Task prompt >> Scan the entries below for "absorption" and copy each line that holds it.

Exercise materials >>
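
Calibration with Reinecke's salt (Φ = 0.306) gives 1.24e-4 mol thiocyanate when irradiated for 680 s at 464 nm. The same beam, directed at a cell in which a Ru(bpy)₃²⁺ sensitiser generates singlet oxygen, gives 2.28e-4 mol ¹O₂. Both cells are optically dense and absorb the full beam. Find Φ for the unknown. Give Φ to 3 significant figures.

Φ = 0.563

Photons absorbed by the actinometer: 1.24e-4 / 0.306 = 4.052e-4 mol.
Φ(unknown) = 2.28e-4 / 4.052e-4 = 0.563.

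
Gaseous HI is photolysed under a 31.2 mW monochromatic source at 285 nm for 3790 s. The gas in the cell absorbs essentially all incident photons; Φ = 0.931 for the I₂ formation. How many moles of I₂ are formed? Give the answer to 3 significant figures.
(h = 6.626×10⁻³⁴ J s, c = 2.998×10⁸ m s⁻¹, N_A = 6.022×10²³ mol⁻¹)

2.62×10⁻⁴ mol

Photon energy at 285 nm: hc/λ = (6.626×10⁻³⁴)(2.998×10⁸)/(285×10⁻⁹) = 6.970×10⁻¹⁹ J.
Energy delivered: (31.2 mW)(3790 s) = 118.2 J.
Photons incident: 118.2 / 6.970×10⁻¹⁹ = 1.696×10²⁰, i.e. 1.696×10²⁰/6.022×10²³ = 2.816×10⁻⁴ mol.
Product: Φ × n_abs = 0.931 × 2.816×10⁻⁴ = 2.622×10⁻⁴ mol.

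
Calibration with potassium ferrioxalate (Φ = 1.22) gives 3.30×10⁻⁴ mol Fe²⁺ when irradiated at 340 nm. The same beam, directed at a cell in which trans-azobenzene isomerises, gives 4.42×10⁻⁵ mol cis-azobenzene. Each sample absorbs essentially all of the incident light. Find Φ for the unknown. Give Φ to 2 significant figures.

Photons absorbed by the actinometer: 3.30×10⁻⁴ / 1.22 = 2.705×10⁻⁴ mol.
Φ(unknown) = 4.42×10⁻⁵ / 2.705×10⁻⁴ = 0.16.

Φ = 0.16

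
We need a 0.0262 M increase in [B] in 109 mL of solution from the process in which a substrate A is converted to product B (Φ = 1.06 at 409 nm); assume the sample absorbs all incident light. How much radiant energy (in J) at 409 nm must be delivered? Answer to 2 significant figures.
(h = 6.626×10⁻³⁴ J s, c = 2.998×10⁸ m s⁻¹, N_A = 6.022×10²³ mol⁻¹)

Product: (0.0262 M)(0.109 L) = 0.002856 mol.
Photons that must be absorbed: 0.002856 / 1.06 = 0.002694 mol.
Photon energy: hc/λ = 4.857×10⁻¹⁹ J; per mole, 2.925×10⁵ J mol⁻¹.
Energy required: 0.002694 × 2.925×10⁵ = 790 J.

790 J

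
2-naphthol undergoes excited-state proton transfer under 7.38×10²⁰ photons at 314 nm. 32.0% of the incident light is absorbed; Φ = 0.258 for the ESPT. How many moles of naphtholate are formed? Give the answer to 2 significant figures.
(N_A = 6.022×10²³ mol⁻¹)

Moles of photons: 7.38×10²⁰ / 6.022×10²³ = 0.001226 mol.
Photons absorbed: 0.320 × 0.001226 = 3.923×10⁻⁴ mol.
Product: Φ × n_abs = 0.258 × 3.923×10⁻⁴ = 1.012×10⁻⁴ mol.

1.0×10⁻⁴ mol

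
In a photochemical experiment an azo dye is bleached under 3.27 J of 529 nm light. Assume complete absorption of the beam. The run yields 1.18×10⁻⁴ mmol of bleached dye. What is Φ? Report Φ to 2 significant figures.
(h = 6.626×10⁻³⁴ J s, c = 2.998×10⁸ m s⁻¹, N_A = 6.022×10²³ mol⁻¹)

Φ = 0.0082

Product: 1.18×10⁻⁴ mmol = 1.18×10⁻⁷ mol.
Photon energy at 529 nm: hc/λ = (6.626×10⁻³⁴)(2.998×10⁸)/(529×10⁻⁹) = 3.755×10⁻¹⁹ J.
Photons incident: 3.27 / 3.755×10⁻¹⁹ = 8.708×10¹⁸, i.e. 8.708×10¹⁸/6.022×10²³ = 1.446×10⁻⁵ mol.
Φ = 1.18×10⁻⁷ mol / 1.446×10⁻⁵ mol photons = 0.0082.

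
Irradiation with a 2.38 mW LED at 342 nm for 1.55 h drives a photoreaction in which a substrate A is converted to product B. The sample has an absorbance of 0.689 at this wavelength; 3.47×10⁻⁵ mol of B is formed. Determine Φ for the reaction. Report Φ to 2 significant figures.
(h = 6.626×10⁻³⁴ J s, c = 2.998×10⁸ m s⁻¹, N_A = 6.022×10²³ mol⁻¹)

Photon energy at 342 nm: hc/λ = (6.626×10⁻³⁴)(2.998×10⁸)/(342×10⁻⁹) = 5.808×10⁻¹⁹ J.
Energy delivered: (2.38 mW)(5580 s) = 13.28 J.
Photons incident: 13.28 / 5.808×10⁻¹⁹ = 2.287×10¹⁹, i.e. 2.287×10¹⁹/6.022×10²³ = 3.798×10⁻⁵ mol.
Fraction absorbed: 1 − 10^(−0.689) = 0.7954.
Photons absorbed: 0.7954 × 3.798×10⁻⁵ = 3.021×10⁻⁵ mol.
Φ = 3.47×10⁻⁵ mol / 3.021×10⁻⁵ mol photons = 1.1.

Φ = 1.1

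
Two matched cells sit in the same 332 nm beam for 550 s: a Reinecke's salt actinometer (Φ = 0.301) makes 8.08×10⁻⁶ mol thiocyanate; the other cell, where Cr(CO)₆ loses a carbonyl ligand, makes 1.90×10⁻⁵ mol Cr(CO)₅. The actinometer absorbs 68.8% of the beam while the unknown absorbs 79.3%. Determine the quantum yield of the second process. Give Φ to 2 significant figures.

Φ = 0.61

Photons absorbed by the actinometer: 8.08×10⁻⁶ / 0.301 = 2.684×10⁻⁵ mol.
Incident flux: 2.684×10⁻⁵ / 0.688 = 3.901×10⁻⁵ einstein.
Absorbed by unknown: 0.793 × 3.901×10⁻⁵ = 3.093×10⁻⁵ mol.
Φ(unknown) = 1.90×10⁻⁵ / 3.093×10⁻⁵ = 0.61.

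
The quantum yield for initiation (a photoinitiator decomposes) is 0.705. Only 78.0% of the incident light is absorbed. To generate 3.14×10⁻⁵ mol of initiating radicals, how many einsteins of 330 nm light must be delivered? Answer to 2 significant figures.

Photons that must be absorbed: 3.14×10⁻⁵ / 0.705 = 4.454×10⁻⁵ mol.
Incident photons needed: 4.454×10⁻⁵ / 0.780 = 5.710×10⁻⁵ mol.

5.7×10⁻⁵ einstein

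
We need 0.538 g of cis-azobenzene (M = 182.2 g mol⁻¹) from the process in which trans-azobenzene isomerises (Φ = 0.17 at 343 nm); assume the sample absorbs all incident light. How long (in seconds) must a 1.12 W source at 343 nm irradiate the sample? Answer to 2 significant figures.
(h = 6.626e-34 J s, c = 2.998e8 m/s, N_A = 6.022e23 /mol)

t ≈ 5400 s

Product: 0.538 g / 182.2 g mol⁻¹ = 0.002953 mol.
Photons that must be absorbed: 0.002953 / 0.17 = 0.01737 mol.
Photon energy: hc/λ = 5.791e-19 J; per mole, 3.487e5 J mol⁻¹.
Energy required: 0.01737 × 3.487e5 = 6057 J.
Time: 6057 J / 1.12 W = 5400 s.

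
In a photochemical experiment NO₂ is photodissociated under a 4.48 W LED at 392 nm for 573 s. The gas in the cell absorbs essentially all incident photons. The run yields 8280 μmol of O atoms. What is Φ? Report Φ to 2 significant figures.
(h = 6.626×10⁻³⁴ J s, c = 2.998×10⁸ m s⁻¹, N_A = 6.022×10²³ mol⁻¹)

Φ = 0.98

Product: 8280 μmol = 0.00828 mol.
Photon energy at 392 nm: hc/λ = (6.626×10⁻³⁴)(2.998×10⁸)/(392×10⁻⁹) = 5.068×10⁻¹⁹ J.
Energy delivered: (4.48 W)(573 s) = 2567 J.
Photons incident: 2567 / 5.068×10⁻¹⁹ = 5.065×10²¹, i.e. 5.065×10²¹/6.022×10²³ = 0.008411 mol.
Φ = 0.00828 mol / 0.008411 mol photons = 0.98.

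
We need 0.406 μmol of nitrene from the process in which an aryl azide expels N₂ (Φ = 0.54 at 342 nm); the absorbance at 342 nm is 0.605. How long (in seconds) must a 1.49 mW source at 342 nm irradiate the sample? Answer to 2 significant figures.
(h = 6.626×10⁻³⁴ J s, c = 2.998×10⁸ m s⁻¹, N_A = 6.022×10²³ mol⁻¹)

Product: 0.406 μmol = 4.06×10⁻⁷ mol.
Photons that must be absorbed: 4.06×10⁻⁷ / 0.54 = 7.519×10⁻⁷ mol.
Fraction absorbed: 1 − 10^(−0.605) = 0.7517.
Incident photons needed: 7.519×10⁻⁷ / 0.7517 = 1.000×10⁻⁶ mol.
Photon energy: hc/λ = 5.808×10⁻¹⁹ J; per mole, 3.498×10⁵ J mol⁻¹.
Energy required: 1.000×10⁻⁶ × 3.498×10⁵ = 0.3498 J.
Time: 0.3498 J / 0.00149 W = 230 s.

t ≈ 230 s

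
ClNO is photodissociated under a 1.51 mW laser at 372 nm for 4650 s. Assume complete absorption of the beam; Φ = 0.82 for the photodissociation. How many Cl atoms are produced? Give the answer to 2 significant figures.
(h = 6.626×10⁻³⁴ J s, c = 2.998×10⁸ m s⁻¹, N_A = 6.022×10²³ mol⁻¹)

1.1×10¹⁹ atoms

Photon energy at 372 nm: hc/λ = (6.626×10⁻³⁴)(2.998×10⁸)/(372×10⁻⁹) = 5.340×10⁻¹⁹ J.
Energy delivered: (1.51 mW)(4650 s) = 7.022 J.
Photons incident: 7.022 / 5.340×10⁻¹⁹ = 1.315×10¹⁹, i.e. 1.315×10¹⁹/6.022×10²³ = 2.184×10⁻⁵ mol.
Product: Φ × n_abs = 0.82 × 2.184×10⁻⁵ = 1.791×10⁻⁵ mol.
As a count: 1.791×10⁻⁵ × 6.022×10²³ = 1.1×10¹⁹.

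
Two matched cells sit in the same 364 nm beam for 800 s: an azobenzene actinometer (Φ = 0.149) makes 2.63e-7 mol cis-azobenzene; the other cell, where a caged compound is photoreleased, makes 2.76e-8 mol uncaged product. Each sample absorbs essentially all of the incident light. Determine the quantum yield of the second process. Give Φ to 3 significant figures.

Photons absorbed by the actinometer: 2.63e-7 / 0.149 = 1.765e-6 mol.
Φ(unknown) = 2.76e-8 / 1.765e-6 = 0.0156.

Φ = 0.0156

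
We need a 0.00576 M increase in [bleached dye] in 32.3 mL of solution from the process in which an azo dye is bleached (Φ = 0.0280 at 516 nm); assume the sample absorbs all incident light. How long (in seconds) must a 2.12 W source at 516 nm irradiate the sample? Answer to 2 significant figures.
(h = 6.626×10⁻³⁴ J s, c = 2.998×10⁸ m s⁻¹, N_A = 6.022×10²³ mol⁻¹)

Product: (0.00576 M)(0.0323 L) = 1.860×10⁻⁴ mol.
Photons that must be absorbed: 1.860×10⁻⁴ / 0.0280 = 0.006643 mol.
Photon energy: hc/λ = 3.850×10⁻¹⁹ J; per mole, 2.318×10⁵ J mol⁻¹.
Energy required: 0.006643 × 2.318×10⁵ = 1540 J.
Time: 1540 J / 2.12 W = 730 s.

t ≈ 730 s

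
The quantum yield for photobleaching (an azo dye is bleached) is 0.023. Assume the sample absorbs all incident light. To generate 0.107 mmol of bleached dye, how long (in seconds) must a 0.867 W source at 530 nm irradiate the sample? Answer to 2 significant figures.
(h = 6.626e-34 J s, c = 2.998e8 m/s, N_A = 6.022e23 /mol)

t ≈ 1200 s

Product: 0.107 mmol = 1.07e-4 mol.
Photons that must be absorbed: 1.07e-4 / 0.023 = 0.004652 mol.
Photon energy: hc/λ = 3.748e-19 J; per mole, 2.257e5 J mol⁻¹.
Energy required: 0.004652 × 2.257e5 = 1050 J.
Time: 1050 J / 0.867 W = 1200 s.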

Solution >>
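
In a photochemical experiment an azo dye is bleached under 3.27 J of 529 nm light. Assume complete absorption of the beam. The run yields 1.18×10⁻⁴ mmol of bleached dye. What is Φ? Report Φ to 2 significant figures.
ClNO is photodissociated under a 1.51 mW laser at 372 nm for 4650 s. Assume complete absorption of the beam; Φ = 0.82 for the photodissociation. How many Cl atoms are produced? Give the answer to 2 significant figures.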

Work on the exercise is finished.